Problem to work on.
Please transcribe, exactly and only, the lines of the records below from the one holding "Consider 10 files" to the very end.

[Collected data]
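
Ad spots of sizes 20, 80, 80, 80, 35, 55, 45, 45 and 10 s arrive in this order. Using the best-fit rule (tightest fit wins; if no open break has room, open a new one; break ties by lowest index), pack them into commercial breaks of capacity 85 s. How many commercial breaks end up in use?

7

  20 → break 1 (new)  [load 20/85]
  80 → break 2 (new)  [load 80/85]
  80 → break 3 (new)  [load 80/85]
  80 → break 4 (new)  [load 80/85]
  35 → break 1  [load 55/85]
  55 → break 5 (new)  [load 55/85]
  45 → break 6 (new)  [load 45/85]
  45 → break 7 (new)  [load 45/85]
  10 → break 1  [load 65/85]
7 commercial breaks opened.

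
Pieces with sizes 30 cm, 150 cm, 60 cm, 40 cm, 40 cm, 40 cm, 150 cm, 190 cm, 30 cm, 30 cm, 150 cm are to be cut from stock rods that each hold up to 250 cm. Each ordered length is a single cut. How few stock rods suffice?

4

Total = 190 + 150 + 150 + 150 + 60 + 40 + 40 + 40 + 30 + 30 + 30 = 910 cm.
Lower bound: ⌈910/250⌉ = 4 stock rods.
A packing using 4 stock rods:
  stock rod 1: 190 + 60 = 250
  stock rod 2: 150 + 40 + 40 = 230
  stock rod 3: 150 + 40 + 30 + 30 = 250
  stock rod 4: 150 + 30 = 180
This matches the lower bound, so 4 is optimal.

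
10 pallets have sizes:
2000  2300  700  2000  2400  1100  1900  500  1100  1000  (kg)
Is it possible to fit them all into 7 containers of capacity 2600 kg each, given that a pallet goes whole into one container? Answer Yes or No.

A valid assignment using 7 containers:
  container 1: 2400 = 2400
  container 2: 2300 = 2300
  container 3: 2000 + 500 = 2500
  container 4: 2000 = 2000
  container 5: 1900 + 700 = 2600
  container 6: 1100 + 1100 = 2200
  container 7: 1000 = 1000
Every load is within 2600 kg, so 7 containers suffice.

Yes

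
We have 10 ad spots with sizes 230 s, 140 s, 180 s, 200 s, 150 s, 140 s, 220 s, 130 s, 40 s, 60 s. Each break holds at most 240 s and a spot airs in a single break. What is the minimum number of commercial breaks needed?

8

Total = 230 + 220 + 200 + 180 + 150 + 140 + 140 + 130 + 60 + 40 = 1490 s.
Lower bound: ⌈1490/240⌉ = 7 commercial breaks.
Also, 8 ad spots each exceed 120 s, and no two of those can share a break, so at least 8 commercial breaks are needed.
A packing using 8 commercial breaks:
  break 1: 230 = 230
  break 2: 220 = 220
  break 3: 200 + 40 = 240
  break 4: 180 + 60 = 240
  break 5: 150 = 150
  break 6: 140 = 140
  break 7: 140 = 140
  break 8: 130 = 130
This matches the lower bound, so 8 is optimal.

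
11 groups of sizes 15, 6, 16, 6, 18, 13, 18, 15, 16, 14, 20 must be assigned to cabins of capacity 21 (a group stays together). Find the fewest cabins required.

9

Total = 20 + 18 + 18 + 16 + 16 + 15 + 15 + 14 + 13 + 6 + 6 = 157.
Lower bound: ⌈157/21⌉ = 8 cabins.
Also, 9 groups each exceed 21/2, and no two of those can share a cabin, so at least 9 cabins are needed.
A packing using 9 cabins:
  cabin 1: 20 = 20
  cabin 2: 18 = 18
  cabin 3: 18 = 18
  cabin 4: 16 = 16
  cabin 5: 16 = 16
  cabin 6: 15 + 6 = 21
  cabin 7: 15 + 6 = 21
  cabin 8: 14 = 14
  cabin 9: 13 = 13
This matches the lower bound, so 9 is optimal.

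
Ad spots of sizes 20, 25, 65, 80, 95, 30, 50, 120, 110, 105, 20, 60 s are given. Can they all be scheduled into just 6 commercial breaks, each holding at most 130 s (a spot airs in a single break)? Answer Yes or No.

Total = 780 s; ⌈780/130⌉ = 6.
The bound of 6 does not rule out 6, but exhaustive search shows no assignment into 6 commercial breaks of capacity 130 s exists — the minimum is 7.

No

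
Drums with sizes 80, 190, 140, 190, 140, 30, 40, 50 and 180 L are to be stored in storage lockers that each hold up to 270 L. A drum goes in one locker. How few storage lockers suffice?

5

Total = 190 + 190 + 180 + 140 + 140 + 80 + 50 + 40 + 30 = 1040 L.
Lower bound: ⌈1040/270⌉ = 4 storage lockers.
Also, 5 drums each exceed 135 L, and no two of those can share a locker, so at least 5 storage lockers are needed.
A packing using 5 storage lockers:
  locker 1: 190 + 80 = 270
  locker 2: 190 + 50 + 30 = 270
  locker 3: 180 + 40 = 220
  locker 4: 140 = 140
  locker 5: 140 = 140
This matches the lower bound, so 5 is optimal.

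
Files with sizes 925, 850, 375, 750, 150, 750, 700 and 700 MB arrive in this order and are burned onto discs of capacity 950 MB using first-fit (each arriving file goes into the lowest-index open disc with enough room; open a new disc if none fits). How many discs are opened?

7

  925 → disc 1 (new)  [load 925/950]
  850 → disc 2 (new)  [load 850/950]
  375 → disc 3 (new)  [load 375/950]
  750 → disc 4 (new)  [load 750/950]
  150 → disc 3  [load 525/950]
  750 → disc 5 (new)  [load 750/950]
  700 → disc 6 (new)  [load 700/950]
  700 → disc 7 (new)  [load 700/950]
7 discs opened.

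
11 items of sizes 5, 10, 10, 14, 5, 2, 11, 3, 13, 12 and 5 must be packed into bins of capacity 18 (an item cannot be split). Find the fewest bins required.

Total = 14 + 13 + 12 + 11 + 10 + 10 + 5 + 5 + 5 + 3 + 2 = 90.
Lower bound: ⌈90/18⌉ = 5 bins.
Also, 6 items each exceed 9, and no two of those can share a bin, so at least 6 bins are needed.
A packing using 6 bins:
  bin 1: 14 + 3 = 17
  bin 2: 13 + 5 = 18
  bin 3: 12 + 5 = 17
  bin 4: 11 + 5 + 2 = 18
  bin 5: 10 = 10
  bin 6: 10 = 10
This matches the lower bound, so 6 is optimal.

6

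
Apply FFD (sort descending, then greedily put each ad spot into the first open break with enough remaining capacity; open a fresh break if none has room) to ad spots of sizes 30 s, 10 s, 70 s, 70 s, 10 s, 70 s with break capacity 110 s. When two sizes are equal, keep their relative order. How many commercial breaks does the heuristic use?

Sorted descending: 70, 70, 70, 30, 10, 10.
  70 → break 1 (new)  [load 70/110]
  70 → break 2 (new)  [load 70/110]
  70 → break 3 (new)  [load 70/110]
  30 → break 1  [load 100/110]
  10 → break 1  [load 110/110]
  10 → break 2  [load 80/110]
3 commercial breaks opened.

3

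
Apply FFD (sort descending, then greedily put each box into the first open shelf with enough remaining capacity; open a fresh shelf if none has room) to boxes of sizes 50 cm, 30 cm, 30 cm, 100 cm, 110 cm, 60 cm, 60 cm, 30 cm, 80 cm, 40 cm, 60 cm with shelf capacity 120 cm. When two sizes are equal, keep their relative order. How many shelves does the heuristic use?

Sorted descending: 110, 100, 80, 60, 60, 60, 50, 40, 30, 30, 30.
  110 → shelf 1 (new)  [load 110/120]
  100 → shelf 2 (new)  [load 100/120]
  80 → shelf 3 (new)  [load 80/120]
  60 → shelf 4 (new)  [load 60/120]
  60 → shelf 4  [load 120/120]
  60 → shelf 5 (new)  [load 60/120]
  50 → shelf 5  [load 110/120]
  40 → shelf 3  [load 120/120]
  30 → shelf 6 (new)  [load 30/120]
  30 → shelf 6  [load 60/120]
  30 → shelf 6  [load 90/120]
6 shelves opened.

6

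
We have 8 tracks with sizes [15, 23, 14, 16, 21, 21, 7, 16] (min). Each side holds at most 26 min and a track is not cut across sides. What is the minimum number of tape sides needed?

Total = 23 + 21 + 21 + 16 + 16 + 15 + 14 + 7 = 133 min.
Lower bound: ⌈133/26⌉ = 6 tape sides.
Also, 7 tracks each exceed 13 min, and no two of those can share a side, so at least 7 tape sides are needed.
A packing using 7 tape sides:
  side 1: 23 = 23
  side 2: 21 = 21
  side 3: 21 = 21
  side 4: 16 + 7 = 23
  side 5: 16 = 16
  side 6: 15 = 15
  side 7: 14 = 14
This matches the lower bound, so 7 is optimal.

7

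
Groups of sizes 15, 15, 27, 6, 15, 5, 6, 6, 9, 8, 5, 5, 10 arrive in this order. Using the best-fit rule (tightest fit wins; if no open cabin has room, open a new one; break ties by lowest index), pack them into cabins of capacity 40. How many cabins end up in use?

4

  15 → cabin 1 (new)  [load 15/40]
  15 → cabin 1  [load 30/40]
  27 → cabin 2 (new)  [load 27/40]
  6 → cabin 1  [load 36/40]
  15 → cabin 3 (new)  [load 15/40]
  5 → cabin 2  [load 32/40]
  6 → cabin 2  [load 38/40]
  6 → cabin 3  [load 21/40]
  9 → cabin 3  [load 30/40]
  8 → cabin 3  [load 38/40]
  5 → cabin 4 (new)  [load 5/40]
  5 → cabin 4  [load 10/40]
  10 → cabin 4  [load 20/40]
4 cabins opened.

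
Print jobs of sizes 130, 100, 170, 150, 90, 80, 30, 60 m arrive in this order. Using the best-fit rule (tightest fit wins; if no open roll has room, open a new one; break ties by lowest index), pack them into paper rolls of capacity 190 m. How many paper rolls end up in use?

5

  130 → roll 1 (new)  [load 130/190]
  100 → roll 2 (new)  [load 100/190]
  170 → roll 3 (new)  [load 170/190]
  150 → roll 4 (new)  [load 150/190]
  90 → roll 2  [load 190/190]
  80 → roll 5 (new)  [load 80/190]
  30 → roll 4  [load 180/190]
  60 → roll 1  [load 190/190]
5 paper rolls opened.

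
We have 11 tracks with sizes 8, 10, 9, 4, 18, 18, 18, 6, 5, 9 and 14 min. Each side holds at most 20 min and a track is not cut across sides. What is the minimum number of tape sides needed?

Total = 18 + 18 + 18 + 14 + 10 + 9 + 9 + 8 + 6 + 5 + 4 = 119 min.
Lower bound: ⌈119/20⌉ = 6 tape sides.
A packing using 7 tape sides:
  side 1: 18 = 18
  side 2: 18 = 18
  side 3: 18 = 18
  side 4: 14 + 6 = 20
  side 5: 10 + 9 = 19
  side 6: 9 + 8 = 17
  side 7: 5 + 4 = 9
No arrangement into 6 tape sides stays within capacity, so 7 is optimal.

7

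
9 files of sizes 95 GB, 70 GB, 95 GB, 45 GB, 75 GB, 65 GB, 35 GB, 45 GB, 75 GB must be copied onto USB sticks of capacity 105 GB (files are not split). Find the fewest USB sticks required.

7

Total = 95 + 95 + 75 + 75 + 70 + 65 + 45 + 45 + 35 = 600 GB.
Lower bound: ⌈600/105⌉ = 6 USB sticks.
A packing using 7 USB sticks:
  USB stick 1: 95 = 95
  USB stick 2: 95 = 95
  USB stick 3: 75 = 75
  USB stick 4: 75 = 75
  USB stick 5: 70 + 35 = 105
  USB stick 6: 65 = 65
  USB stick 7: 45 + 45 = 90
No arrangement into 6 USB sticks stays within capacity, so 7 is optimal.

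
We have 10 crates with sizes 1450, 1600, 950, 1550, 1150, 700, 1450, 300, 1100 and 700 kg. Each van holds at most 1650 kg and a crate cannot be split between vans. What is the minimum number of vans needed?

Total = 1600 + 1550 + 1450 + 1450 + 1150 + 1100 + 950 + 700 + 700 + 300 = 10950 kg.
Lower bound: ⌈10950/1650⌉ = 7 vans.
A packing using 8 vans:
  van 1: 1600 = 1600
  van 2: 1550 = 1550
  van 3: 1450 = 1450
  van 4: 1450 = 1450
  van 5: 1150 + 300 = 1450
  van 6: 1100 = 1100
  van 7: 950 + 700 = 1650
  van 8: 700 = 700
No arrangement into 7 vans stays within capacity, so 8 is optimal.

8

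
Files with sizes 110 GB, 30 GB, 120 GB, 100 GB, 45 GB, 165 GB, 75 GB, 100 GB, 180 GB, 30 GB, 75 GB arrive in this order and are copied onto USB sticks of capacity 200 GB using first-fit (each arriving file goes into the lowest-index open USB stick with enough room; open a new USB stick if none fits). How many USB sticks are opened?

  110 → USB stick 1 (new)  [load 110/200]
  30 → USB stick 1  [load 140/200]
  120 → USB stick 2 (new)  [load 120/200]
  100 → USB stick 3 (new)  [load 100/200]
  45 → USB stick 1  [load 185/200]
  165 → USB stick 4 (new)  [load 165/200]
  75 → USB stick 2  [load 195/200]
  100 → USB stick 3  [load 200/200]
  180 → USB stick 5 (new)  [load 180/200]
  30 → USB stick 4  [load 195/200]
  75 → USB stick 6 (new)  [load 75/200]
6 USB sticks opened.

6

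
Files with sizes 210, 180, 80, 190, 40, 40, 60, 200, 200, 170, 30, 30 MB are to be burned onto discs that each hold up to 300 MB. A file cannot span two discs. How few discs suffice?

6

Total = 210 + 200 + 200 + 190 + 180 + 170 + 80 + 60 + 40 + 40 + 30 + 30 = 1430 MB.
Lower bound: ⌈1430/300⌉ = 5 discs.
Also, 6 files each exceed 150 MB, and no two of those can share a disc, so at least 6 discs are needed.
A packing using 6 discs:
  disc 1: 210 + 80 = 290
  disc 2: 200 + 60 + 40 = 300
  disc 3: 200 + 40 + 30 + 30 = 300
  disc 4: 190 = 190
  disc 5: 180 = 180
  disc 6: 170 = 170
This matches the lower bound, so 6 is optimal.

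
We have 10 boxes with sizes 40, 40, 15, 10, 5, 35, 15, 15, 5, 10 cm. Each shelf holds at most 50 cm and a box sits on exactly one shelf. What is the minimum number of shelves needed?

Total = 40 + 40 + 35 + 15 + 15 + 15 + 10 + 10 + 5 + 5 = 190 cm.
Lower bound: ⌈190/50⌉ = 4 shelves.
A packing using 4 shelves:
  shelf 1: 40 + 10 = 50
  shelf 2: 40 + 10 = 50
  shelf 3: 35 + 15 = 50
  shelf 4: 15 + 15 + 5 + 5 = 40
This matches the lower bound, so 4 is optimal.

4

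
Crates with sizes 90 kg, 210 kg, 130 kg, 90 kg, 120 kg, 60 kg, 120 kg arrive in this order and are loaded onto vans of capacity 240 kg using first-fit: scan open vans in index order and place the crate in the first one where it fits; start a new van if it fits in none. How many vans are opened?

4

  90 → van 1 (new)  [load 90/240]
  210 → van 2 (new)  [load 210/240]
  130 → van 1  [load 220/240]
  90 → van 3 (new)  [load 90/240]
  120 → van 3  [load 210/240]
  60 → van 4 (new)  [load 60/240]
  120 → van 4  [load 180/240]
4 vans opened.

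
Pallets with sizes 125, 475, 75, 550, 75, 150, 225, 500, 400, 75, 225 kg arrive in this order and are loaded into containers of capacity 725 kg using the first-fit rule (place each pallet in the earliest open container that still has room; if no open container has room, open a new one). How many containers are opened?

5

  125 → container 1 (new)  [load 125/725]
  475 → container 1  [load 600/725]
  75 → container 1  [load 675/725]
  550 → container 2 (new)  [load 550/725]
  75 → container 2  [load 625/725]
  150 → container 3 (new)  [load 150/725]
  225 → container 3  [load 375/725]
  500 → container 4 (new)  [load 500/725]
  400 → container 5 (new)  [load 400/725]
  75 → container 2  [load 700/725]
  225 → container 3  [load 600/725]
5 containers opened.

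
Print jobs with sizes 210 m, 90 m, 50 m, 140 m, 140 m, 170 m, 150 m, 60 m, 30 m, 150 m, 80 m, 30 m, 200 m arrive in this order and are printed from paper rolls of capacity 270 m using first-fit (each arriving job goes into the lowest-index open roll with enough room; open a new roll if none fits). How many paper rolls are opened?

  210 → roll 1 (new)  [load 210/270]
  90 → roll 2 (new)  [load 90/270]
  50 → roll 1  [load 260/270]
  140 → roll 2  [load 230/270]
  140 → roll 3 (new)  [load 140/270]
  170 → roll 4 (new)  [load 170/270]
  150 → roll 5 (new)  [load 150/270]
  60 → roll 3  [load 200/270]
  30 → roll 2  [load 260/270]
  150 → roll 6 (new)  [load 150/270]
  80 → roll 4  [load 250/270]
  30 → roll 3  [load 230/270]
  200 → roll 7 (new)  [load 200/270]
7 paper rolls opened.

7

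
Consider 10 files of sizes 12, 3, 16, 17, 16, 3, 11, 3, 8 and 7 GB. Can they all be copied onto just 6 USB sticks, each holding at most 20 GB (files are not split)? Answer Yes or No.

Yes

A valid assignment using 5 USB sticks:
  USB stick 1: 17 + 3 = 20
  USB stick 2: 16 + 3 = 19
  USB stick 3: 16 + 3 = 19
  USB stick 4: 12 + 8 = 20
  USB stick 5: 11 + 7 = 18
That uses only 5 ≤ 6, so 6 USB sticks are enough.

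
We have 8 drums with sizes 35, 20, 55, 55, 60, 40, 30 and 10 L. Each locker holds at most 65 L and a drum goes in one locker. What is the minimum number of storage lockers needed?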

Response.
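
Consider 10 files of sizes 12, 3, 16, 17, 16, 3, 11, 3, 8 and 7 GB. Can they all be copied onto just 6 USB sticks, each holding at most 20 GB (files are not split)? Answer Yes or No.

Yes

A valid assignment using 5 USB sticks:
  USB stick 1: 17 + 3 = 20
  USB stick 2: 16 + 3 = 19
  USB stick 3: 16 + 3 = 19
  USB stick 4: 12 + 8 = 20
  USB stick 5: 11 + 7 = 18
That uses only 5 ≤ 6, so 6 USB sticks are enough.

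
We have 8 drums with sizes 35, 20, 55, 55, 60, 40, 30 and 10 L. Each locker holds at most 65 L and a drum goes in one locker. What is the minimum number of storage lockers needed?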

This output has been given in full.